------ Dataset excerpts ------

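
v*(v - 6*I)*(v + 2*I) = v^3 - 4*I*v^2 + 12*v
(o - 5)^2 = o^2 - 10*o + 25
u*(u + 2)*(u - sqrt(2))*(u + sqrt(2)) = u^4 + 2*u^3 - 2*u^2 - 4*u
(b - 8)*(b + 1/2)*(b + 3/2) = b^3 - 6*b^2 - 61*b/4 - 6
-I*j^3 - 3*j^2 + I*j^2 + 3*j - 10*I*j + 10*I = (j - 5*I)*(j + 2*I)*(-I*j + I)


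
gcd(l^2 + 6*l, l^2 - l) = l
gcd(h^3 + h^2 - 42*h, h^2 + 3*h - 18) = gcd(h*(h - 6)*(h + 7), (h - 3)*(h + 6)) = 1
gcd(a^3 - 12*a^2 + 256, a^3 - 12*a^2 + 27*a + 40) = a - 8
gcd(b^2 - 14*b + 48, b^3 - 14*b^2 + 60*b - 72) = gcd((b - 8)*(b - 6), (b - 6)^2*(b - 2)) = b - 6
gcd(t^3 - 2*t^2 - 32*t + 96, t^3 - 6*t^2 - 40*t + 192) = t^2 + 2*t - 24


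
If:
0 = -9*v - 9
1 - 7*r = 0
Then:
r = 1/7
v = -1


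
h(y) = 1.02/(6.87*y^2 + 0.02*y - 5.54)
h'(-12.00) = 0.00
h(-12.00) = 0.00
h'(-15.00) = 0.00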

------
------ Dataset excerpts ------

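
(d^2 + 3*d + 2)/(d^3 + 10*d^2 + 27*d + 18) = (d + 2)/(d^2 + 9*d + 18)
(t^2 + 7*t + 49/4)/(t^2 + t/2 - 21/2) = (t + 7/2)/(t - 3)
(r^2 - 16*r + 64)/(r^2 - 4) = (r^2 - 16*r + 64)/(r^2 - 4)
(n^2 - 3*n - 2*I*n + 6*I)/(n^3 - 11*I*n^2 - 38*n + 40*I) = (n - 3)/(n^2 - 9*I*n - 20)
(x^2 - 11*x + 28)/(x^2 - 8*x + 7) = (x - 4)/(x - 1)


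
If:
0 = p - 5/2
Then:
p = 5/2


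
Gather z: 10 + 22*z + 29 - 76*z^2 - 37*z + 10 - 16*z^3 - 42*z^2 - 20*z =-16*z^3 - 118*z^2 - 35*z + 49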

------

= Assignment =
What you give back must be the stretch above, starting at the line with "(o - 5)^2 = o^2 - 10*o + 25" and ending at the line with "h'(-15.00) = 0.00", copied exactly.

= Exercise result =
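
(o - 5)^2 = o^2 - 10*o + 25
u*(u + 2)*(u - sqrt(2))*(u + sqrt(2)) = u^4 + 2*u^3 - 2*u^2 - 4*u
(b - 8)*(b + 1/2)*(b + 3/2) = b^3 - 6*b^2 - 61*b/4 - 6
-I*j^3 - 3*j^2 + I*j^2 + 3*j - 10*I*j + 10*I = (j - 5*I)*(j + 2*I)*(-I*j + I)


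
gcd(l^2 + 6*l, l^2 - l) = l
gcd(h^3 + h^2 - 42*h, h^2 + 3*h - 18) = gcd(h*(h - 6)*(h + 7), (h - 3)*(h + 6)) = 1
gcd(a^3 - 12*a^2 + 256, a^3 - 12*a^2 + 27*a + 40) = a - 8
gcd(b^2 - 14*b + 48, b^3 - 14*b^2 + 60*b - 72) = gcd((b - 8)*(b - 6), (b - 6)^2*(b - 2)) = b - 6
gcd(t^3 - 2*t^2 - 32*t + 96, t^3 - 6*t^2 - 40*t + 192) = t^2 + 2*t - 24


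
If:
0 = -9*v - 9
1 - 7*r = 0
Then:
r = 1/7
v = -1


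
h(y) = 1.02/(6.87*y^2 + 0.02*y - 5.54)
h'(-12.00) = 0.00
h(-12.00) = 0.00
h'(-15.00) = 0.00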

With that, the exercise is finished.